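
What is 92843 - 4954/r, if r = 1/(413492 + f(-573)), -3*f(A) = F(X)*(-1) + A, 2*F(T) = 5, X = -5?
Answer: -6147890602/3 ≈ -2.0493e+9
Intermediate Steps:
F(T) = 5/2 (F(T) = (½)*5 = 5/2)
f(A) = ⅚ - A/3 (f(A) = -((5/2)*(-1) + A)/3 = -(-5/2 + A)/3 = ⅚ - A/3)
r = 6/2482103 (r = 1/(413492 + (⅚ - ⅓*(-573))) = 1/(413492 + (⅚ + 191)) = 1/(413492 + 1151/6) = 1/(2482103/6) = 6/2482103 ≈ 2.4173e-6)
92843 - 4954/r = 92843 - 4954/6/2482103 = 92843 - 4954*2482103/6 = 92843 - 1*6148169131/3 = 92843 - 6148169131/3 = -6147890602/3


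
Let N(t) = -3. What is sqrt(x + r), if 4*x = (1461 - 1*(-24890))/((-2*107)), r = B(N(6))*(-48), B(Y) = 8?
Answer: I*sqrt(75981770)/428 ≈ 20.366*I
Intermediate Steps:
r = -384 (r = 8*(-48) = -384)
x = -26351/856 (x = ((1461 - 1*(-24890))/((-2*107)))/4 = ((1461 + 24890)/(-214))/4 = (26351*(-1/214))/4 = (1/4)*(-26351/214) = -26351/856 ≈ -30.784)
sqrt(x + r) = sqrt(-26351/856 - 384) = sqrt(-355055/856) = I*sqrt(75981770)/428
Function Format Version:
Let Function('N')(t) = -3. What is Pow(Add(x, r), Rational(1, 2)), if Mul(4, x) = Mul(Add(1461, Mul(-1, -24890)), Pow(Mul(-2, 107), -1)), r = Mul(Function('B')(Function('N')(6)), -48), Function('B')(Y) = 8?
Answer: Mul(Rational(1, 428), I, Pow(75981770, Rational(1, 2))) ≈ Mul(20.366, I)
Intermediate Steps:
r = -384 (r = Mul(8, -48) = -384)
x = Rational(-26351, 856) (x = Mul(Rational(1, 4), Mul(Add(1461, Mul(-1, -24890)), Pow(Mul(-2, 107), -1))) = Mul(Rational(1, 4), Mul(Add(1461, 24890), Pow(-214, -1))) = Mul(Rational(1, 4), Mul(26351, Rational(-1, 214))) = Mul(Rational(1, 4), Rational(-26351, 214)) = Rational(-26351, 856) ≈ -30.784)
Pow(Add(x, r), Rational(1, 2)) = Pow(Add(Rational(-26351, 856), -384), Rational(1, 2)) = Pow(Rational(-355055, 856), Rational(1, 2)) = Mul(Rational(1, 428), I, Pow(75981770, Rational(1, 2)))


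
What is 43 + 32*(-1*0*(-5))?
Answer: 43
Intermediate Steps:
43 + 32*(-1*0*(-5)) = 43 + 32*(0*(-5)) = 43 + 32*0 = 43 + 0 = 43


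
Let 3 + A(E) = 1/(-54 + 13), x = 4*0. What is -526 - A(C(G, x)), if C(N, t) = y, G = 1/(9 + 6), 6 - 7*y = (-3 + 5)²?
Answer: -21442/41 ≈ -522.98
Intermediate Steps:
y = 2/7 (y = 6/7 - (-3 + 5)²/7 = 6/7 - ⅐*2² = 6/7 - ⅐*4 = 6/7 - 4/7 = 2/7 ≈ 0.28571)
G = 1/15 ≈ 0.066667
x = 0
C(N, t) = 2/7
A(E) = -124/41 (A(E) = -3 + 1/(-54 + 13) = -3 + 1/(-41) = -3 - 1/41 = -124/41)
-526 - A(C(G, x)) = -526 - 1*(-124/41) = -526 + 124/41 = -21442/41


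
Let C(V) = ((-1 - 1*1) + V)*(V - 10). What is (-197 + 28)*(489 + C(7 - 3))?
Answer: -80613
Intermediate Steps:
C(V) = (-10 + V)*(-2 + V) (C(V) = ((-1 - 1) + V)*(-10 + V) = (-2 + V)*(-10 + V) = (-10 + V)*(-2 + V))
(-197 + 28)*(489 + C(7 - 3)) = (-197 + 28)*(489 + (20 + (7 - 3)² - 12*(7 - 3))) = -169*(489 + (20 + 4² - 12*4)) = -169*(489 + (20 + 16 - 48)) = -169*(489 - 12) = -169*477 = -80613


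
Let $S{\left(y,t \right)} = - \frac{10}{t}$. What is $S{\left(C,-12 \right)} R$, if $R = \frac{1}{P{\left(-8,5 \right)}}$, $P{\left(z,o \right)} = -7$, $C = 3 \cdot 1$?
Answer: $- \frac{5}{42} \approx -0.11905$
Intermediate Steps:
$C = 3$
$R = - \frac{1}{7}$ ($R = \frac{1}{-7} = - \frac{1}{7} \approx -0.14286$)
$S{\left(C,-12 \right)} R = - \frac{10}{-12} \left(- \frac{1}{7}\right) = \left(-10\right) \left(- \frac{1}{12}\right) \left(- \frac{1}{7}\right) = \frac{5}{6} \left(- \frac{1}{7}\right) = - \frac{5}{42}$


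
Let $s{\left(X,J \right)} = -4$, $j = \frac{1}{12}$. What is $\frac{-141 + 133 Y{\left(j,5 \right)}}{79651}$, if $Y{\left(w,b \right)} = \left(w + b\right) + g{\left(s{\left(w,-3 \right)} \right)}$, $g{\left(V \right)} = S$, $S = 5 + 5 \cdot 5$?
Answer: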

++++++++++

Print the records above again, every one, exactly as written.

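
What is 92843 - 4954/r, if r = 1/(413492 + f(-573)), -3*f(A) = F(X)*(-1) + A, 2*F(T) = 5, X = -5?
Answer: -6147890602/3 ≈ -2.0493e+9
Intermediate Steps:
F(T) = 5/2 (F(T) = (½)*5 = 5/2)
f(A) = ⅚ - A/3 (f(A) = -((5/2)*(-1) + A)/3 = -(-5/2 + A)/3 = ⅚ - A/3)
r = 6/2482103 (r = 1/(413492 + (⅚ - ⅓*(-573))) = 1/(413492 + (⅚ + 191)) = 1/(413492 + 1151/6) = 1/(2482103/6) = 6/2482103 ≈ 2.4173e-6)
92843 - 4954/r = 92843 - 4954/6/2482103 = 92843 - 4954*2482103/6 = 92843 - 1*6148169131/3 = 92843 - 6148169131/3 = -6147890602/3


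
Let N(t) = -3. What is sqrt(x + r), if 4*x = (1461 - 1*(-24890))/((-2*107)), r = B(N(6))*(-48), B(Y) = 8?
Answer: I*sqrt(75981770)/428 ≈ 20.366*I
Intermediate Steps:
r = -384 (r = 8*(-48) = -384)
x = -26351/856 (x = ((1461 - 1*(-24890))/((-2*107)))/4 = ((1461 + 24890)/(-214))/4 = (26351*(-1/214))/4 = (1/4)*(-26351/214) = -26351/856 ≈ -30.784)
sqrt(x + r) = sqrt(-26351/856 - 384) = sqrt(-355055/856) = I*sqrt(75981770)/428
Function Format Version:
Let Function('N')(t) = -3. What is Pow(Add(x, r), Rational(1, 2)), if Mul(4, x) = Mul(Add(1461, Mul(-1, -24890)), Pow(Mul(-2, 107), -1)), r = Mul(Function('B')(Function('N')(6)), -48), Function('B')(Y) = 8?
Answer: Mul(Rational(1, 428), I, Pow(75981770, Rational(1, 2))) ≈ Mul(20.366, I)
Intermediate Steps:
r = -384 (r = Mul(8, -48) = -384)
x = Rational(-26351, 856) (x = Mul(Rational(1, 4), Mul(Add(1461, Mul(-1, -24890)), Pow(Mul(-2, 107), -1))) = Mul(Rational(1, 4), Mul(Add(1461, 24890), Pow(-214, -1))) = Mul(Rational(1, 4), Mul(26351, Rational(-1, 214))) = Mul(Rational(1, 4), Rational(-26351, 214)) = Rational(-26351, 856) ≈ -30.784)
Pow(Add(x, r), Rational(1, 2)) = Pow(Add(Rational(-26351, 856), -384), Rational(1, 2)) = Pow(Rational(-355055, 856), Rational(1, 2)) = Mul(Rational(1, 428), I, Pow(75981770, Rational(1, 2)))


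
What is 43 + 32*(-1*0*(-5))?
Answer: 43
Intermediate Steps:
43 + 32*(-1*0*(-5)) = 43 + 32*(0*(-5)) = 43 + 32*0 = 43 + 0 = 43


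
Let 3 + A(E) = 1/(-54 + 13), x = 4*0. What is -526 - A(C(G, x)), if C(N, t) = y, G = 1/(9 + 6), 6 - 7*y = (-3 + 5)²?
Answer: -21442/41 ≈ -522.98
Intermediate Steps:
y = 2/7 (y = 6/7 - (-3 + 5)²/7 = 6/7 - ⅐*2² = 6/7 - ⅐*4 = 6/7 - 4/7 = 2/7 ≈ 0.28571)
G = 1/15 ≈ 0.066667
x = 0
C(N, t) = 2/7
A(E) = -124/41 (A(E) = -3 + 1/(-54 + 13) = -3 + 1/(-41) = -3 - 1/41 = -124/41)
-526 - A(C(G, x)) = -526 - 1*(-124/41) = -526 + 124/41 = -21442/41


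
Let C(V) = ((-1 - 1*1) + V)*(V - 10). What is (-197 + 28)*(489 + C(7 - 3))?
Answer: -80613
Intermediate Steps:
C(V) = (-10 + V)*(-2 + V) (C(V) = ((-1 - 1) + V)*(-10 + V) = (-2 + V)*(-10 + V) = (-10 + V)*(-2 + V))
(-197 + 28)*(489 + C(7 - 3)) = (-197 + 28)*(489 + (20 + (7 - 3)² - 12*(7 - 3))) = -169*(489 + (20 + 4² - 12*4)) = -169*(489 + (20 + 16 - 48)) = -169*(489 - 12) = -169*477 = -80613


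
Let $S{\left(y,t \right)} = - \frac{10}{t}$. What is $S{\left(C,-12 \right)} R$, if $R = \frac{1}{P{\left(-8,5 \right)}}$, $P{\left(z,o \right)} = -7$, $C = 3 \cdot 1$?
Answer: $- \frac{5}{42} \approx -0.11905$
Intermediate Steps:
$C = 3$
$R = - \frac{1}{7}$ ($R = \frac{1}{-7} = - \frac{1}{7} \approx -0.14286$)
$S{\left(C,-12 \right)} R = - \frac{10}{-12} \left(- \frac{1}{7}\right) = \left(-10\right) \left(- \frac{1}{12}\right) \left(- \frac{1}{7}\right) = \frac{5}{6} \left(- \frac{1}{7}\right) = - \frac{5}{42}$


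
Let $s{\left(X,J \right)} = -4$, $j = \frac{1}{12}$. What is $\frac{-141 + 133 Y{\left(j,5 \right)}}{79651}$, if $Y{\left(w,b \right)} = \left(w + b\right) + g{\left(s{\left(w,-3 \right)} \right)}$, $g{\left(V \right)} = S$, $S = 5 + 5 \cdot 5$?
Answer: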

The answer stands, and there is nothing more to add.